[Stored data entries]
# # # #

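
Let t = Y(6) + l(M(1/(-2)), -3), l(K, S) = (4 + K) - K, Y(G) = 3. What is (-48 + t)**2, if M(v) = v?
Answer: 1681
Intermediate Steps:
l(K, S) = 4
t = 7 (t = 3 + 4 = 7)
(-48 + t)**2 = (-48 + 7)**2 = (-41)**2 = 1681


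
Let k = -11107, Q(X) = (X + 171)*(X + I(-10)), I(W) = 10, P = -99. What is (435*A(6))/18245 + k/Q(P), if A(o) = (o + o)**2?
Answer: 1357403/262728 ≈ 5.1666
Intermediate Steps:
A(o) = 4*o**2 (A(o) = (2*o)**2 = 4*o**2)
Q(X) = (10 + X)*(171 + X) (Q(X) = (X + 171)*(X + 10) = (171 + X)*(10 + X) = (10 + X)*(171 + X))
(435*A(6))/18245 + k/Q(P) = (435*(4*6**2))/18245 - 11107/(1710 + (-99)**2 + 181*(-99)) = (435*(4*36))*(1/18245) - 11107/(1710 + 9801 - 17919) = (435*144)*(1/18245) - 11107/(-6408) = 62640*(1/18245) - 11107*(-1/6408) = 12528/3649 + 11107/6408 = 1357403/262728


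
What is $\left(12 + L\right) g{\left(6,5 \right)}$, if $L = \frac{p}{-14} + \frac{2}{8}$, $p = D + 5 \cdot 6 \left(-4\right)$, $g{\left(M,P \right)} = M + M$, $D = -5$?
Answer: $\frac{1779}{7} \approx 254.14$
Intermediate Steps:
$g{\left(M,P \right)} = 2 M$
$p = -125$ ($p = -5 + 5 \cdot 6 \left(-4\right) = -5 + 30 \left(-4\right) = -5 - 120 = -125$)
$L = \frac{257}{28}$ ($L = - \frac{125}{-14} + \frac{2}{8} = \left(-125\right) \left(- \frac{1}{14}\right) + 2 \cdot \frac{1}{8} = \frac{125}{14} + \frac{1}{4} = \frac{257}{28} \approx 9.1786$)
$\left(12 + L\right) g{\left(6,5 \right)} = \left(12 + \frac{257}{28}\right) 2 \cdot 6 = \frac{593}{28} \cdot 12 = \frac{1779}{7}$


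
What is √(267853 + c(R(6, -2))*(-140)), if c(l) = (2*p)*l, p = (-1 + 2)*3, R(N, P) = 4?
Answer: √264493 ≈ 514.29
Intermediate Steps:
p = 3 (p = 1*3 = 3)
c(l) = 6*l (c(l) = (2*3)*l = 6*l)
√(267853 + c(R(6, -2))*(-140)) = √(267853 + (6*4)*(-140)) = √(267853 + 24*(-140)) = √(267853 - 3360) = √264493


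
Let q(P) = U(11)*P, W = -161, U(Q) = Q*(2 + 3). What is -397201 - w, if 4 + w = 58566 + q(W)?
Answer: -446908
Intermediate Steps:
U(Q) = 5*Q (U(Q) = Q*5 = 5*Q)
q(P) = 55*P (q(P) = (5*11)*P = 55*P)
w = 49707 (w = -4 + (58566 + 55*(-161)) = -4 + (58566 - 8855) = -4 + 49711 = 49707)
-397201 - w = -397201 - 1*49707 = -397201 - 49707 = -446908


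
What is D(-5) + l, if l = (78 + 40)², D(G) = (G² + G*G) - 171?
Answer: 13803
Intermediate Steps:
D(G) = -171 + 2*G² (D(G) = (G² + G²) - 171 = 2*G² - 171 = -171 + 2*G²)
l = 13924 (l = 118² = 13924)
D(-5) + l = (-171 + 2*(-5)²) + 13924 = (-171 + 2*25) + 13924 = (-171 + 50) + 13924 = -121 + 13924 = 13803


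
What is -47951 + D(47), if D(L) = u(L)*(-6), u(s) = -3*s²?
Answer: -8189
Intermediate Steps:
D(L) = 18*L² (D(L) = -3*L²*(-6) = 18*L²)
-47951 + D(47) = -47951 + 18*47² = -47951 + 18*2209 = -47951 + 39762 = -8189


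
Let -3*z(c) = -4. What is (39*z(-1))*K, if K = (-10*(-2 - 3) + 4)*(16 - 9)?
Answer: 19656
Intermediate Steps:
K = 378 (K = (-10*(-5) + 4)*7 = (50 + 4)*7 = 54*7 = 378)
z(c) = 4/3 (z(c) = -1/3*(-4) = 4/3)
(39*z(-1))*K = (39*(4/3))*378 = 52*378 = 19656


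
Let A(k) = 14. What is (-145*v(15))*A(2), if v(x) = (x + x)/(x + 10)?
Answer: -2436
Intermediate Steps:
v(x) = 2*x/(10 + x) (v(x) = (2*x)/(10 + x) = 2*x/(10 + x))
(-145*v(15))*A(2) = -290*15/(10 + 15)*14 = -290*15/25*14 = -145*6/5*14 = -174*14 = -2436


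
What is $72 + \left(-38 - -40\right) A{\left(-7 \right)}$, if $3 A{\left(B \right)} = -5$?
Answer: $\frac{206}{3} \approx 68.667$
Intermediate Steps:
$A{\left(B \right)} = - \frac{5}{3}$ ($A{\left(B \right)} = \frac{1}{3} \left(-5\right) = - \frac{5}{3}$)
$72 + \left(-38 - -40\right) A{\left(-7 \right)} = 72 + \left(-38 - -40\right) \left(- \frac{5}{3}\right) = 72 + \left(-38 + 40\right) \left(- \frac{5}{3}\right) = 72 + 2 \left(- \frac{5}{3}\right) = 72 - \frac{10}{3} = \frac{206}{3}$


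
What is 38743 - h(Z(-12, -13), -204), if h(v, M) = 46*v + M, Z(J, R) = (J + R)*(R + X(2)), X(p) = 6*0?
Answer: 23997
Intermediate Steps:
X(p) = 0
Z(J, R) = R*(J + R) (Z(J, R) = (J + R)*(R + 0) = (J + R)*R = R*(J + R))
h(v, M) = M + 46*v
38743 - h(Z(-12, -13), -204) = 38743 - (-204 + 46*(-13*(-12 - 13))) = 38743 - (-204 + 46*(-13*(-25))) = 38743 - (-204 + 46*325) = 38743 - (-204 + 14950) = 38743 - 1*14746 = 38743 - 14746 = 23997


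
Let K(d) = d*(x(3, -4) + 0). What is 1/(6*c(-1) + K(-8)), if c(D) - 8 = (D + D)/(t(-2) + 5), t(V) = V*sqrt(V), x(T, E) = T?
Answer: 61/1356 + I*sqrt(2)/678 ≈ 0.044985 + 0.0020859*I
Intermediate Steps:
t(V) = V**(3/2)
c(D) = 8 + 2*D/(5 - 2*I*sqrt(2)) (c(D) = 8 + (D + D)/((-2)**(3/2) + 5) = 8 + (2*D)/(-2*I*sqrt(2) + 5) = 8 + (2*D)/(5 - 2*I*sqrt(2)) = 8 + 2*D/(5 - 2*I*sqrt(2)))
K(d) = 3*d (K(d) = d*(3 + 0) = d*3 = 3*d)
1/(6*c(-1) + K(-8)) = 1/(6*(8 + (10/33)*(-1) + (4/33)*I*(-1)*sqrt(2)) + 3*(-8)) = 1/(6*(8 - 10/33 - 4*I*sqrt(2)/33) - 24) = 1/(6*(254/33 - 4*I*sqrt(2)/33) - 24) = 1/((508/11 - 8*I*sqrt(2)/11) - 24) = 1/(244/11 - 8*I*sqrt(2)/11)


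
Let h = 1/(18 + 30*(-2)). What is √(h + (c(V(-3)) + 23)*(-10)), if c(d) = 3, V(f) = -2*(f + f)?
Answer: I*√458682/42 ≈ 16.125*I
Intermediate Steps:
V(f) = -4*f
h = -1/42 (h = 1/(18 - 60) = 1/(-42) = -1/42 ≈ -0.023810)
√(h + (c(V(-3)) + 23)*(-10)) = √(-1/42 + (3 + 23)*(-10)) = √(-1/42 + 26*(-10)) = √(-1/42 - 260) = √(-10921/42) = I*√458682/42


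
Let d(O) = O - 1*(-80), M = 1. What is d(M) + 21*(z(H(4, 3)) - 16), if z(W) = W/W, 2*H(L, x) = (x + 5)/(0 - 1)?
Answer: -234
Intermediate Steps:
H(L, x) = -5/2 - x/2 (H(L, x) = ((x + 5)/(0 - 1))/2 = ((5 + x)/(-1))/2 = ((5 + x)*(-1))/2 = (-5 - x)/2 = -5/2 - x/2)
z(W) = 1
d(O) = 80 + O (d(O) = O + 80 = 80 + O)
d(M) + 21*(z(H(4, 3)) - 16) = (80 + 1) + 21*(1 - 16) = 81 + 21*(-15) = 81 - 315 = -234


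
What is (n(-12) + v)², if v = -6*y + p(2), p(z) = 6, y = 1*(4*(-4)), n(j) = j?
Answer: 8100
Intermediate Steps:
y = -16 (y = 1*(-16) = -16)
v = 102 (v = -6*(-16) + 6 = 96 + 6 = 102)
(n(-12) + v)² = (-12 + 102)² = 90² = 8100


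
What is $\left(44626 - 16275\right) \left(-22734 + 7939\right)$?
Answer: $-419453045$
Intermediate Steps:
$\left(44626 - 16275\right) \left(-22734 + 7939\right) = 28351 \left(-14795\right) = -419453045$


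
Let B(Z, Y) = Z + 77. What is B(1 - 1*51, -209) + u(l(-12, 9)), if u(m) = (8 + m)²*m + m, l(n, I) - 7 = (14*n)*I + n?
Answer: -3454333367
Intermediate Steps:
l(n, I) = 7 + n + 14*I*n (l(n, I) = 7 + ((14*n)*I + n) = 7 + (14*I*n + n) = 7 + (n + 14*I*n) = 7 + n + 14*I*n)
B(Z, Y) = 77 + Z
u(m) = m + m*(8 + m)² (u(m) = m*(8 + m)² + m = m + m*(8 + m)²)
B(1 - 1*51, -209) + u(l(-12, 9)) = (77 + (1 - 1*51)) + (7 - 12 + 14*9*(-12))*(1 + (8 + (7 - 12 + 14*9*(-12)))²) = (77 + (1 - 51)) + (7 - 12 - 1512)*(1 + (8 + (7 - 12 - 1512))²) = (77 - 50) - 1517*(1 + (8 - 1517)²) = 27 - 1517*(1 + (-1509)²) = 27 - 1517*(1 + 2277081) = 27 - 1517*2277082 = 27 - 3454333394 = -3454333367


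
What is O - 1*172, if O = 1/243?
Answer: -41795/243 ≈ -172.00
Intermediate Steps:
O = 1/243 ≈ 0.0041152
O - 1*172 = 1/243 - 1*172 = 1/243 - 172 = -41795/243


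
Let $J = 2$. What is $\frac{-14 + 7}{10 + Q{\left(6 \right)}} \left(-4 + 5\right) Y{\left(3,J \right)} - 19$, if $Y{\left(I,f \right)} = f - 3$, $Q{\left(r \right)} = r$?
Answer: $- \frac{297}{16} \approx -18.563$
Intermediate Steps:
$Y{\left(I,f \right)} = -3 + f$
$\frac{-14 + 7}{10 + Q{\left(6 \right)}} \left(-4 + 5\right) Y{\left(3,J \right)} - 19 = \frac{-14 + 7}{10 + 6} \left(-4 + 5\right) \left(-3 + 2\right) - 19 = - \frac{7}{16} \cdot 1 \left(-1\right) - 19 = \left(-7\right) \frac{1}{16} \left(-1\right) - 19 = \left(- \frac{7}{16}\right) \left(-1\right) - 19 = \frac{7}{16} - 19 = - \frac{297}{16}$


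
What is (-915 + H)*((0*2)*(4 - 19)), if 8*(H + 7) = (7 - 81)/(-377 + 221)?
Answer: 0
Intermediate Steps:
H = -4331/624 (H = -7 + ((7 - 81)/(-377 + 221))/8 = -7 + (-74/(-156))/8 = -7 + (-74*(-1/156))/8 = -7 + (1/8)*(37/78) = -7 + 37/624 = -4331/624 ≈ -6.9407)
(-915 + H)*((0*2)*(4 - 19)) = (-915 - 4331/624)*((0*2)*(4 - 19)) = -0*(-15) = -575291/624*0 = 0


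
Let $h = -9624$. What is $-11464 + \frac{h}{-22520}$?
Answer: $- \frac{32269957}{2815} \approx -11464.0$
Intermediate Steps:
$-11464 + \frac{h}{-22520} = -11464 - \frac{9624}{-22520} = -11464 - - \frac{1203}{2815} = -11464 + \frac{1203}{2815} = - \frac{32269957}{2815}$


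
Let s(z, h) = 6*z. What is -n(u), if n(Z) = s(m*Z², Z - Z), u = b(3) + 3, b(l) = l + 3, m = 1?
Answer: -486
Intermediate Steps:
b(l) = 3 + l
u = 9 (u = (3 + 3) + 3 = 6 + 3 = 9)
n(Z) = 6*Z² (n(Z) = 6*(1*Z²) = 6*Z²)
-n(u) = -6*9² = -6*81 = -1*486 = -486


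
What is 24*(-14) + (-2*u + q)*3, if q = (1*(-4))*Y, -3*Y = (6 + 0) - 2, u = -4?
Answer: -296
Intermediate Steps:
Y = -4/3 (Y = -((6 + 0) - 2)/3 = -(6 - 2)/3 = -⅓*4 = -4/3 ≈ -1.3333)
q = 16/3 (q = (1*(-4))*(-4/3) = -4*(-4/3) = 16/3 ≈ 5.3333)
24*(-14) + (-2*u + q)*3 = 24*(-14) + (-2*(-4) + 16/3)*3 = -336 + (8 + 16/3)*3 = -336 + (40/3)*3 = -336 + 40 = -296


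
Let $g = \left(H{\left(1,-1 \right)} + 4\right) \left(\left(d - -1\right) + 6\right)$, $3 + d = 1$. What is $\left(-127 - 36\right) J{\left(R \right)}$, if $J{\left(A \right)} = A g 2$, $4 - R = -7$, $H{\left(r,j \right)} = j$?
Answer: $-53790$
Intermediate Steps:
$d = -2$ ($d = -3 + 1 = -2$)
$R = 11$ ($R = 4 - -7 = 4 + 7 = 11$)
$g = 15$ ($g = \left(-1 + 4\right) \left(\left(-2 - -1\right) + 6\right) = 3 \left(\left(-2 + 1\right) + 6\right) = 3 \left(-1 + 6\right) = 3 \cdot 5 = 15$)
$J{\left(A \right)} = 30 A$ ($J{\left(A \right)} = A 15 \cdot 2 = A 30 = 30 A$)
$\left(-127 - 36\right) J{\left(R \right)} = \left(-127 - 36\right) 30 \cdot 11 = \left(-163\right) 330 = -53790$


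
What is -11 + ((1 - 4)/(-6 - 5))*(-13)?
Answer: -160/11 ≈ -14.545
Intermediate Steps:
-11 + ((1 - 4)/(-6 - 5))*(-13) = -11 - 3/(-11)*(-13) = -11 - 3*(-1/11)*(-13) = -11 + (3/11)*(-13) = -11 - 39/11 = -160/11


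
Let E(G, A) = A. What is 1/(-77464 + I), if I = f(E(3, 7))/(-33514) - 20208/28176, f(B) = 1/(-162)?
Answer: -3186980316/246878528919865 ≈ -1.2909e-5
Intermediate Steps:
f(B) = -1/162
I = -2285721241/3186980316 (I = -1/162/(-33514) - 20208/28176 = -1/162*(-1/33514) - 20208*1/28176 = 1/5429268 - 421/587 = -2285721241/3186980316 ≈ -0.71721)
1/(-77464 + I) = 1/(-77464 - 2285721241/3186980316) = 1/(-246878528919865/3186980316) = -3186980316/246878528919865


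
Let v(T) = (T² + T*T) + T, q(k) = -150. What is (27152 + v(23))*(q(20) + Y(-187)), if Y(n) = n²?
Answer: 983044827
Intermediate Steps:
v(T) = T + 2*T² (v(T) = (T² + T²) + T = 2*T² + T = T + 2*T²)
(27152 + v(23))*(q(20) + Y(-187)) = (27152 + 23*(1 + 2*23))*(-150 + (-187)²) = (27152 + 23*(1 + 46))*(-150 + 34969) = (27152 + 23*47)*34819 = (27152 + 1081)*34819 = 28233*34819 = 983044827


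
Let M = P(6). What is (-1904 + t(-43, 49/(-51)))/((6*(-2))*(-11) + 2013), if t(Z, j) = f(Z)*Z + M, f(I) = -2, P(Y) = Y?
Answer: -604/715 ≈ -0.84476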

# # # #

In the data above, find the line with "Answer: 1681" and the line with "Answer: 1357403/262728 ≈ 5.1666". Retype both, plus every line between them, exactly.

▶ **Solution to the problem**
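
Answer: 1681
Intermediate Steps:
l(K, S) = 4
t = 7 (t = 3 + 4 = 7)
(-48 + t)**2 = (-48 + 7)**2 = (-41)**2 = 1681


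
Let k = -11107, Q(X) = (X + 171)*(X + I(-10)), I(W) = 10, P = -99. What is (435*A(6))/18245 + k/Q(P), if A(o) = (o + o)**2?
Answer: 1357403/262728 ≈ 5.1666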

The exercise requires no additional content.